◆ Exercise details
Using the entries below, write out the line with "The data below", the line with "lowercase and hyphen-free.", and every line in between, exactly as each is written.

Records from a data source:
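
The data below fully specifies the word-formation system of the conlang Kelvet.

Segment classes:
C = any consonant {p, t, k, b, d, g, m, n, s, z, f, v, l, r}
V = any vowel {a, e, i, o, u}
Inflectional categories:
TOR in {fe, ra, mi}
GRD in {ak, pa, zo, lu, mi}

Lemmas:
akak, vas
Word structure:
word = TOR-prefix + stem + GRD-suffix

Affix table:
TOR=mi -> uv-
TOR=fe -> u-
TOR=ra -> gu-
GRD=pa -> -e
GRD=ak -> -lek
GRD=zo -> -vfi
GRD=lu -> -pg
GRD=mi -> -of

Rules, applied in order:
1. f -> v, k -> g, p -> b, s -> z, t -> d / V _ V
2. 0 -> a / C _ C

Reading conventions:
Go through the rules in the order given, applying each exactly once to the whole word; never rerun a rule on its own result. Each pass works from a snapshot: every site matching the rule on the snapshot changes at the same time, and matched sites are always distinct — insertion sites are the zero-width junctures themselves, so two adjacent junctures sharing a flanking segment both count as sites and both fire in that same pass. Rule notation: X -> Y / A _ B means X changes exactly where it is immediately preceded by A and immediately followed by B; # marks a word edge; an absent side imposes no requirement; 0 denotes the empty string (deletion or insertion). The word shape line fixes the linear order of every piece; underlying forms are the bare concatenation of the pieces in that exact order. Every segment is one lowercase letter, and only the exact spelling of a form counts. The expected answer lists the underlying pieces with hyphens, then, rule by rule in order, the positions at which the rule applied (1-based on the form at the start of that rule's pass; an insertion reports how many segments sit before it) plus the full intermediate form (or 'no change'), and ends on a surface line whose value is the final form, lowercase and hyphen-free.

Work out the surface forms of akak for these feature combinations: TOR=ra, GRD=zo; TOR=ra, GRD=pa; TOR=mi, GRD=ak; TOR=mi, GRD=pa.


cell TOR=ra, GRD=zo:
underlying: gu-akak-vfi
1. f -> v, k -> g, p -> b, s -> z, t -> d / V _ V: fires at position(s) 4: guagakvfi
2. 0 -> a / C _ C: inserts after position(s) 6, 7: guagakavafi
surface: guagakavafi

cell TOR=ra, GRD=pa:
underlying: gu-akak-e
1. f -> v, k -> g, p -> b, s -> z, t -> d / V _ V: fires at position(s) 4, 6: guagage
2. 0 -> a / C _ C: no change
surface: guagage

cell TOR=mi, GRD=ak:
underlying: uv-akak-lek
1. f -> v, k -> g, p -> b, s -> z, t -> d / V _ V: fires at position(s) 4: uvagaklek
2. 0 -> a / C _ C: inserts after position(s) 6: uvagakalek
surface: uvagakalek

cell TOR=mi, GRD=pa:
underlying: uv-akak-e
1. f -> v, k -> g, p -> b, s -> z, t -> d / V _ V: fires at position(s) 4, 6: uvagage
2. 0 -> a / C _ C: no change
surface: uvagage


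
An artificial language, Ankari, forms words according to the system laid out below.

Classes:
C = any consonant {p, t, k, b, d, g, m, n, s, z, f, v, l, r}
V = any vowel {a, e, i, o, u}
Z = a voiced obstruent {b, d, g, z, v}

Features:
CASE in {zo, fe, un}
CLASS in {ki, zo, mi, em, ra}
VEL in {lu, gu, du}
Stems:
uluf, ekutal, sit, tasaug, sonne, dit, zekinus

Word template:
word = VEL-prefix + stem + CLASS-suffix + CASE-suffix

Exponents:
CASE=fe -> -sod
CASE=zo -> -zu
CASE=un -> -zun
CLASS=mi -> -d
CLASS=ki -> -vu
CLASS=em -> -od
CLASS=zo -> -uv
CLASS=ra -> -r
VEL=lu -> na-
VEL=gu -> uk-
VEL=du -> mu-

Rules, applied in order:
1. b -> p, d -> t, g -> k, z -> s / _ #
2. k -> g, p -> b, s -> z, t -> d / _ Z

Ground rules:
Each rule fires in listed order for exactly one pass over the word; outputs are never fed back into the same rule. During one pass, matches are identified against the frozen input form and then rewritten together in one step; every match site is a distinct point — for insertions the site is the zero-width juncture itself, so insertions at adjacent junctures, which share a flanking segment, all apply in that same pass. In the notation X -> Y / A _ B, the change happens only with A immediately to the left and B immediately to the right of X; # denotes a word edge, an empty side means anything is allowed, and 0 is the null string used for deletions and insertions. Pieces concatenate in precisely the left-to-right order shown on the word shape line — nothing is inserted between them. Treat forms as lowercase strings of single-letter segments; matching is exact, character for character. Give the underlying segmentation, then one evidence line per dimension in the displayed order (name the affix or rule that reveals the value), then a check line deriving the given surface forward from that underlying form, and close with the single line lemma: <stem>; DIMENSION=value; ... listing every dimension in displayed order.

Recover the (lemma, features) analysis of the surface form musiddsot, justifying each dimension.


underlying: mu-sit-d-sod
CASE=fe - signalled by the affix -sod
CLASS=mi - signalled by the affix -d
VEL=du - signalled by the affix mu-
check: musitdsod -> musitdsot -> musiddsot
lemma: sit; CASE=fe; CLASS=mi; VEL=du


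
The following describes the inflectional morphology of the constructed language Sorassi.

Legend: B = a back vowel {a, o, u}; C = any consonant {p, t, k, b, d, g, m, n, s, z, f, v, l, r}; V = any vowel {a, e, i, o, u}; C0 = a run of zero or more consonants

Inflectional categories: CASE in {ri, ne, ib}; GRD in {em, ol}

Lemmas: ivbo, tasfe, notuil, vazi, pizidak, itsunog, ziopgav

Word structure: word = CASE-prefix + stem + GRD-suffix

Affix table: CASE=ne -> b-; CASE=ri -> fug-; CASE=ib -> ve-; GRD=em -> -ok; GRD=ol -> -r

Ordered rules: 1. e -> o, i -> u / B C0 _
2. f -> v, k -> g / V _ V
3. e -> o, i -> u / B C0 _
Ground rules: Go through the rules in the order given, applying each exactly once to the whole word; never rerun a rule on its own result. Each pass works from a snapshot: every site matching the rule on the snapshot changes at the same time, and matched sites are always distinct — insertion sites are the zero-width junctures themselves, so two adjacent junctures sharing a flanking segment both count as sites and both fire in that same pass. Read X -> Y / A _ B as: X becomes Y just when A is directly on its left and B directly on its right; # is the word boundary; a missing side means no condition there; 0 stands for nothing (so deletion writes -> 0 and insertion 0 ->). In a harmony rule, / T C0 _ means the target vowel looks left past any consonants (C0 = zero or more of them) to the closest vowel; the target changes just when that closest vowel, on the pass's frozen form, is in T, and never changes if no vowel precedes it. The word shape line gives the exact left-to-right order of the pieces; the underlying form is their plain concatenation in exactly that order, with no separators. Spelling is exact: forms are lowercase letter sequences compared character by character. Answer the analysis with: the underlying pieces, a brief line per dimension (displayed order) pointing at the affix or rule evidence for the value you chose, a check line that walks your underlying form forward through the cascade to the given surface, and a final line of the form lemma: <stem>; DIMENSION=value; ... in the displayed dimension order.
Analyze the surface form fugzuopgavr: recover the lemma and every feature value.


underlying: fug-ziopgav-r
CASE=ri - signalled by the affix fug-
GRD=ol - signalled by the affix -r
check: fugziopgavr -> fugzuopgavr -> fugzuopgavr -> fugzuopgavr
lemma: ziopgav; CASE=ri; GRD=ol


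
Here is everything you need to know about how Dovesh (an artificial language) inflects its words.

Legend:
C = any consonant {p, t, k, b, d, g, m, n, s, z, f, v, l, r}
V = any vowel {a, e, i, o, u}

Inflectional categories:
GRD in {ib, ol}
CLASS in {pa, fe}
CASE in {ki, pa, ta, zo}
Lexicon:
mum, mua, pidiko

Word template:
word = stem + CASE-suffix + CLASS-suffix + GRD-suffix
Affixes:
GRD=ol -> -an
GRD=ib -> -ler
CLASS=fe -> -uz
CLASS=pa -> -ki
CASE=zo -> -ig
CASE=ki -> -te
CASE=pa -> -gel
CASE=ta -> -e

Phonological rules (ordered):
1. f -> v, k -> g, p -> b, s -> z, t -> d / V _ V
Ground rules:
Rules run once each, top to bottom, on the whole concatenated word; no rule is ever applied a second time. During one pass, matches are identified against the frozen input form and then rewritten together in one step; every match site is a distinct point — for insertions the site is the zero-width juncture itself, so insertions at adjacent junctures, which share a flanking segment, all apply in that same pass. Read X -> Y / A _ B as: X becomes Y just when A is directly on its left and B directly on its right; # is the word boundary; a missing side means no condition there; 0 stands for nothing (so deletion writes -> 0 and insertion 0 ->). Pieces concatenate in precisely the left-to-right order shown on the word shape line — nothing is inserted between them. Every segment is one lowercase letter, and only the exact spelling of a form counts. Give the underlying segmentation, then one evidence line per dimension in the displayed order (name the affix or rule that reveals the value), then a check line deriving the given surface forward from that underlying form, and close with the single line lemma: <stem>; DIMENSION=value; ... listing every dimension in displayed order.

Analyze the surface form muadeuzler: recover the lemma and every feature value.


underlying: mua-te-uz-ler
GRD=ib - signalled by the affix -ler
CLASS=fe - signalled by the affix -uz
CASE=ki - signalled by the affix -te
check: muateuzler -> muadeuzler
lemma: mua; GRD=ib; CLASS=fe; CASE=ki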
--
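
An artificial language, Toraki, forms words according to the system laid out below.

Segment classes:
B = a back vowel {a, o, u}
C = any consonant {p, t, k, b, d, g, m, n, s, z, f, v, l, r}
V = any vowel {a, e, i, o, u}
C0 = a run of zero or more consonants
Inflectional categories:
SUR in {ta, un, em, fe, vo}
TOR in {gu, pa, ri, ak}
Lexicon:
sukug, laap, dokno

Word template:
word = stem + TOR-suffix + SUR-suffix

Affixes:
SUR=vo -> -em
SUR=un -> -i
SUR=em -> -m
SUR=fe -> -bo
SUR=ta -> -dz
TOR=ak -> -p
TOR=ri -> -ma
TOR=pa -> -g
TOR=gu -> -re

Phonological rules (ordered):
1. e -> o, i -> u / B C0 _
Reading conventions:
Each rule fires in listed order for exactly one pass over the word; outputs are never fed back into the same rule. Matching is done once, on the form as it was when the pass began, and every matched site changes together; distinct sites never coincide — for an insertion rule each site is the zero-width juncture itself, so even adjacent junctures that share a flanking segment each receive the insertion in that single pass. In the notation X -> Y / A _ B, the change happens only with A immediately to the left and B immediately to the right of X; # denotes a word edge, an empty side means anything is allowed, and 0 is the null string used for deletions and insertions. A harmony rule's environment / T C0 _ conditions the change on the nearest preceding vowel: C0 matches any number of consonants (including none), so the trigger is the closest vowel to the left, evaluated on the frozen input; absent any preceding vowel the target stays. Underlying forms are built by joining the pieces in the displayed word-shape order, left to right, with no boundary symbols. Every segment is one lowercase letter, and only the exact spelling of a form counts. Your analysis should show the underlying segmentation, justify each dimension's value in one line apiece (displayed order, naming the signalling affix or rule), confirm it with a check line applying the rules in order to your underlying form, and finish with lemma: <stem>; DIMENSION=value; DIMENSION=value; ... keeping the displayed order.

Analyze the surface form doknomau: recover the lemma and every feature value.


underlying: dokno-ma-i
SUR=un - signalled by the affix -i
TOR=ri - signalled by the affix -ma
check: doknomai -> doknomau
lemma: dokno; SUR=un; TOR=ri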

◆ Reply
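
The data below fully specifies the word-formation system of the conlang Kelvet.

Segment classes:
C = any consonant {p, t, k, b, d, g, m, n, s, z, f, v, l, r}
V = any vowel {a, e, i, o, u}
Inflectional categories:
TOR in {fe, ra, mi}
GRD in {ak, pa, zo, lu, mi}

Lemmas:
akak, vas
Word structure:
word = TOR-prefix + stem + GRD-suffix

Affix table:
TOR=mi -> uv-
TOR=fe -> u-
TOR=ra -> gu-
GRD=pa -> -e
GRD=ak -> -lek
GRD=zo -> -vfi
GRD=lu -> -pg
GRD=mi -> -of

Rules, applied in order:
1. f -> v, k -> g, p -> b, s -> z, t -> d / V _ V
2. 0 -> a / C _ C

Reading conventions:
Go through the rules in the order given, applying each exactly once to the whole word; never rerun a rule on its own result. Each pass works from a snapshot: every site matching the rule on the snapshot changes at the same time, and matched sites are always distinct — insertion sites are the zero-width junctures themselves, so two adjacent junctures sharing a flanking segment both count as sites and both fire in that same pass. Rule notation: X -> Y / A _ B means X changes exactly where it is immediately preceded by A and immediately followed by B; # marks a word edge; an absent side imposes no requirement; 0 denotes the empty string (deletion or insertion). The word shape line fixes the linear order of every piece; underlying forms are the bare concatenation of the pieces in that exact order. Every segment is one lowercase letter, and only the exact spelling of a form counts. The expected answer lists the underlying pieces with hyphens, then, rule by rule in order, the positions at which the rule applied (1-based on the form at the start of that rule's pass; an insertion reports how many segments sit before it) plus the full intermediate form (or 'no change'), and ends on a surface line whose value is the final form, lowercase and hyphen-free.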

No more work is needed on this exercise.